[Work item]
Say how many lines in the entries contain "prior", giving only the number.

[Data for processing]
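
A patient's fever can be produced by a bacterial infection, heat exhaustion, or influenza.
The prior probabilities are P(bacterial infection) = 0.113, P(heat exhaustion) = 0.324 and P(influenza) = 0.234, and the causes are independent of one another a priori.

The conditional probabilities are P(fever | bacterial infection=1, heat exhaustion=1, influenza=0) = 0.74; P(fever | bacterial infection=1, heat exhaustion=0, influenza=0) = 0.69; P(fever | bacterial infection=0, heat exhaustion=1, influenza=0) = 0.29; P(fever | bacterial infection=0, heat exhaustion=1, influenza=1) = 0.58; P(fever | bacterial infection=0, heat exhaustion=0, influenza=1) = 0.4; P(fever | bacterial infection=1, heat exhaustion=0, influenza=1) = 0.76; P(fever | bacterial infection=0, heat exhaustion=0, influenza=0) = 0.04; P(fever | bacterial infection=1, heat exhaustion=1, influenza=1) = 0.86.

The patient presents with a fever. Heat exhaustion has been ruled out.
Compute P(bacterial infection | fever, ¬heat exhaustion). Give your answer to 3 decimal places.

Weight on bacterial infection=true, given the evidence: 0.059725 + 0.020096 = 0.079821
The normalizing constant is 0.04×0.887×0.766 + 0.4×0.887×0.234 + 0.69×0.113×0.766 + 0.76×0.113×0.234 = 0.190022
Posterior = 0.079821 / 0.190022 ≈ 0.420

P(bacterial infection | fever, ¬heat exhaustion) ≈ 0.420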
* * *
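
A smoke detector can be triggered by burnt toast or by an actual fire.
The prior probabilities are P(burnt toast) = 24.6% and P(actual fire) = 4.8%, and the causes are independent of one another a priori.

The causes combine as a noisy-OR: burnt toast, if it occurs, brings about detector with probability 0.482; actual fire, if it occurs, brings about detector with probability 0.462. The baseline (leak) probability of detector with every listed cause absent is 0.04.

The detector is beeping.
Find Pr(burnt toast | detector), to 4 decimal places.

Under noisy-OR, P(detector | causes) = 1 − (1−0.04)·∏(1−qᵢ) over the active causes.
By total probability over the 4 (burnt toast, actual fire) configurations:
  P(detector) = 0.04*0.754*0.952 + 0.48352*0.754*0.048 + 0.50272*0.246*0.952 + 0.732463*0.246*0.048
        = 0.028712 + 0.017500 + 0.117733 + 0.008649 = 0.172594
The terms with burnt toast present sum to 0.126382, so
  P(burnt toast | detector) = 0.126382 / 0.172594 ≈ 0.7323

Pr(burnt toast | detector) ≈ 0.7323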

[Exercise answer]
2